→ **PROBLEM TO WORK ON**
The entire listing below is to be reproduced exactly.

→ **MATERIAL TO PROCESS**

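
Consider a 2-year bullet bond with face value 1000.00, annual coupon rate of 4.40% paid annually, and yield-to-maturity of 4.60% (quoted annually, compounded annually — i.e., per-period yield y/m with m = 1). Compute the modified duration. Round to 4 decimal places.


Coupon per period c = face * coupon_rate / m = 44.000000
Periods per year m = 1; per-period yield y/m = 0.046000
Number of cashflows N = 2
Cashflows (t years, CF_t, discount factor 1/(1+y/m)^(m*t), PV):
  t = 1.0000: CF_t = 44.000000, DF = 0.956023, PV = 42.065010
  t = 2.0000: CF_t = 1044.000000, DF = 0.913980, PV = 954.194985
Price P = sum_t PV_t = 996.259994
First compute Macaulay numerator sum_t t * PV_t:
  t * PV_t at t = 1.0000: 42.065010
  t * PV_t at t = 2.0000: 1908.389970
Macaulay duration D = 1950.454979 / 996.259994 = 1.957777
Modified duration = D / (1 + y/m) = 1.957777 / (1 + 0.046000) = 1.871680

Answer: Modified duration = 1.8717


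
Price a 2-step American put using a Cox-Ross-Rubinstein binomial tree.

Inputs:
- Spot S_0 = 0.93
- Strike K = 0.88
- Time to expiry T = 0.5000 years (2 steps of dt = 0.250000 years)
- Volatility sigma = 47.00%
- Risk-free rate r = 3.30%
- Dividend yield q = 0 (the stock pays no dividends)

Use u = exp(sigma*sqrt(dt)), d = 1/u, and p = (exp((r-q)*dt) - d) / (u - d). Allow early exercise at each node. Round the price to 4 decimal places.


Answer: Price = V(0,0) = 0.0860

Derivation:
dt = T/N = 0.250000
u = exp(sigma*sqrt(dt)) = 1.264909; d = 1/u = 0.790571
p = (exp((r-q)*dt) - d) / (u - d) = 0.458983
Discount per step: exp(-r*dt) = 0.991784
Stock lattice S(k, i) with i counting down-moves:
  k=0: S(0,0) = 0.9300
  k=1: S(1,0) = 1.1764; S(1,1) = 0.7352
  k=2: S(2,0) = 1.4880; S(2,1) = 0.9300; S(2,2) = 0.5813
Terminal payoffs V(N, i) = max(K - S_T, 0):
  V(2,0) = 0.000000; V(2,1) = 0.000000; V(2,2) = 0.298748
Backward induction: V(k, i) = exp(-r*dt) * [p * V(k+1, i) + (1-p) * V(k+1, i+1)]; then take max(V_cont, immediate exercise) for American.
  V(1,0) = exp(-r*dt) * [p*0.000000 + (1-p)*0.000000] = 0.000000; exercise = 0.000000; V(1,0) = max -> 0.000000
  V(1,1) = exp(-r*dt) * [p*0.000000 + (1-p)*0.298748] = 0.160300; exercise = 0.144769; V(1,1) = max -> 0.160300
  V(0,0) = exp(-r*dt) * [p*0.000000 + (1-p)*0.160300] = 0.086012; exercise = 0.000000; V(0,0) = max -> 0.086012


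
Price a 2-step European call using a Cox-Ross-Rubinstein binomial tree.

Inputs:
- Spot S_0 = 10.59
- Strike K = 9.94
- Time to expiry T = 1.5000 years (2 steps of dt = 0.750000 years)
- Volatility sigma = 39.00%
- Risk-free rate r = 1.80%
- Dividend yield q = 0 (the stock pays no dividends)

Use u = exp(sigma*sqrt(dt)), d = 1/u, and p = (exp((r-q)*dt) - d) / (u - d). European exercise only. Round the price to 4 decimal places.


dt = T/N = 0.750000
u = exp(sigma*sqrt(dt)) = 1.401790; d = 1/u = 0.713374
p = (exp((r-q)*dt) - d) / (u - d) = 0.436099
Discount per step: exp(-r*dt) = 0.986591
Stock lattice S(k, i) with i counting down-moves:
  k=0: S(0,0) = 10.5900
  k=1: S(1,0) = 14.8450; S(1,1) = 7.5546
  k=2: S(2,0) = 20.8095; S(2,1) = 10.5900; S(2,2) = 5.3893
Terminal payoffs V(N, i) = max(S_T - K, 0):
  V(2,0) = 10.869508; V(2,1) = 0.650000; V(2,2) = 0.000000
Backward induction: V(k, i) = exp(-r*dt) * [p * V(k+1, i) + (1-p) * V(k+1, i+1)].
  V(1,0) = exp(-r*dt) * [p*10.869508 + (1-p)*0.650000] = 5.038243
  V(1,1) = exp(-r*dt) * [p*0.650000 + (1-p)*0.000000] = 0.279664
  V(0,0) = exp(-r*dt) * [p*5.038243 + (1-p)*0.279664] = 2.323300

Answer: Price = V(0,0) = 2.3233


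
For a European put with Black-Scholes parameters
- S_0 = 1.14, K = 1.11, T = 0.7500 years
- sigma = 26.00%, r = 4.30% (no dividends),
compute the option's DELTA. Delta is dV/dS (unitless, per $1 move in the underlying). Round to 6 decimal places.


d1 = 0.3742484241; d2 = 0.1490818191
phi(d1) = 0.3719598076; exp(-qT) = 1.0000000000; exp(-rT) = 0.9682644857
N(-d1) = 0.3541097500
Delta = -exp(-qT) * N(-d1) = -1.0000000000 * 0.3541097500 = -0.354110

Answer: Delta = -0.354110


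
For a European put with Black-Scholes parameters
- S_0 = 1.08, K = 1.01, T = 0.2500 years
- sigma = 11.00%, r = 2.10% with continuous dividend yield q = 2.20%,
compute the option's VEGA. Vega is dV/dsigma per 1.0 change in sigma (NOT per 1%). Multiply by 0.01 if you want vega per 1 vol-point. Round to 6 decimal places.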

→ **YOUR SOLUTION**
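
Consider a 2-year bullet bond with face value 1000.00, annual coupon rate of 4.40% paid annually, and yield-to-maturity of 4.60% (quoted annually, compounded annually — i.e., per-period yield y/m with m = 1). Compute the modified duration. Round to 4 decimal places.


Coupon per period c = face * coupon_rate / m = 44.000000
Periods per year m = 1; per-period yield y/m = 0.046000
Number of cashflows N = 2
Cashflows (t years, CF_t, discount factor 1/(1+y/m)^(m*t), PV):
  t = 1.0000: CF_t = 44.000000, DF = 0.956023, PV = 42.065010
  t = 2.0000: CF_t = 1044.000000, DF = 0.913980, PV = 954.194985
Price P = sum_t PV_t = 996.259994
First compute Macaulay numerator sum_t t * PV_t:
  t * PV_t at t = 1.0000: 42.065010
  t * PV_t at t = 2.0000: 1908.389970
Macaulay duration D = 1950.454979 / 996.259994 = 1.957777
Modified duration = D / (1 + y/m) = 1.957777 / (1 + 0.046000) = 1.871680

Answer: Modified duration = 1.8717


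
Price a 2-step American put using a Cox-Ross-Rubinstein binomial tree.

Inputs:
- Spot S_0 = 0.93
- Strike K = 0.88
- Time to expiry T = 0.5000 years (2 steps of dt = 0.250000 years)
- Volatility sigma = 47.00%
- Risk-free rate r = 3.30%
- Dividend yield q = 0 (the stock pays no dividends)

Use u = exp(sigma*sqrt(dt)), d = 1/u, and p = (exp((r-q)*dt) - d) / (u - d). Allow early exercise at each node. Round the price to 4 decimal places.


Answer: Price = V(0,0) = 0.0860

Derivation:
dt = T/N = 0.250000
u = exp(sigma*sqrt(dt)) = 1.264909; d = 1/u = 0.790571
p = (exp((r-q)*dt) - d) / (u - d) = 0.458983
Discount per step: exp(-r*dt) = 0.991784
Stock lattice S(k, i) with i counting down-moves:
  k=0: S(0,0) = 0.9300
  k=1: S(1,0) = 1.1764; S(1,1) = 0.7352
  k=2: S(2,0) = 1.4880; S(2,1) = 0.9300; S(2,2) = 0.5813
Terminal payoffs V(N, i) = max(K - S_T, 0):
  V(2,0) = 0.000000; V(2,1) = 0.000000; V(2,2) = 0.298748
Backward induction: V(k, i) = exp(-r*dt) * [p * V(k+1, i) + (1-p) * V(k+1, i+1)]; then take max(V_cont, immediate exercise) for American.
  V(1,0) = exp(-r*dt) * [p*0.000000 + (1-p)*0.000000] = 0.000000; exercise = 0.000000; V(1,0) = max -> 0.000000
  V(1,1) = exp(-r*dt) * [p*0.000000 + (1-p)*0.298748] = 0.160300; exercise = 0.144769; V(1,1) = max -> 0.160300
  V(0,0) = exp(-r*dt) * [p*0.000000 + (1-p)*0.160300] = 0.086012; exercise = 0.000000; V(0,0) = max -> 0.086012


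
Price a 2-step European call using a Cox-Ross-Rubinstein binomial tree.

Inputs:
- Spot S_0 = 10.59
- Strike K = 9.94
- Time to expiry T = 1.5000 years (2 steps of dt = 0.750000 years)
- Volatility sigma = 39.00%
- Risk-free rate r = 1.80%
- Dividend yield q = 0 (the stock pays no dividends)

Use u = exp(sigma*sqrt(dt)), d = 1/u, and p = (exp((r-q)*dt) - d) / (u - d). European exercise only. Round the price to 4 decimal places.


dt = T/N = 0.750000
u = exp(sigma*sqrt(dt)) = 1.401790; d = 1/u = 0.713374
p = (exp((r-q)*dt) - d) / (u - d) = 0.436099
Discount per step: exp(-r*dt) = 0.986591
Stock lattice S(k, i) with i counting down-moves:
  k=0: S(0,0) = 10.5900
  k=1: S(1,0) = 14.8450; S(1,1) = 7.5546
  k=2: S(2,0) = 20.8095; S(2,1) = 10.5900; S(2,2) = 5.3893
Terminal payoffs V(N, i) = max(S_T - K, 0):
  V(2,0) = 10.869508; V(2,1) = 0.650000; V(2,2) = 0.000000
Backward induction: V(k, i) = exp(-r*dt) * [p * V(k+1, i) + (1-p) * V(k+1, i+1)].
  V(1,0) = exp(-r*dt) * [p*10.869508 + (1-p)*0.650000] = 5.038243
  V(1,1) = exp(-r*dt) * [p*0.650000 + (1-p)*0.000000] = 0.279664
  V(0,0) = exp(-r*dt) * [p*5.038243 + (1-p)*0.279664] = 2.323300

Answer: Price = V(0,0) = 2.3233


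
For a European put with Black-Scholes parameters
- S_0 = 1.14, K = 1.11, T = 0.7500 years
- sigma = 26.00%, r = 4.30% (no dividends),
compute the option's DELTA. Delta is dV/dS (unitless, per $1 move in the underlying). Round to 6 decimal places.


d1 = 0.3742484241; d2 = 0.1490818191
phi(d1) = 0.3719598076; exp(-qT) = 1.0000000000; exp(-rT) = 0.9682644857
N(-d1) = 0.3541097500
Delta = -exp(-qT) * N(-d1) = -1.0000000000 * 0.3541097500 = -0.354110

Answer: Delta = -0.354110


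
For a European put with Black-Scholes parameters
- S_0 = 1.08, K = 1.01, T = 0.2500 years
- sigma = 11.00%, r = 2.10% with continuous dividend yield q = 2.20%,
compute the option's VEGA. Vega is dV/dsigma per 1.0 change in sigma (NOT per 1%). Multiply by 0.01 if you want vega per 1 vol-point. Round to 6 decimal places.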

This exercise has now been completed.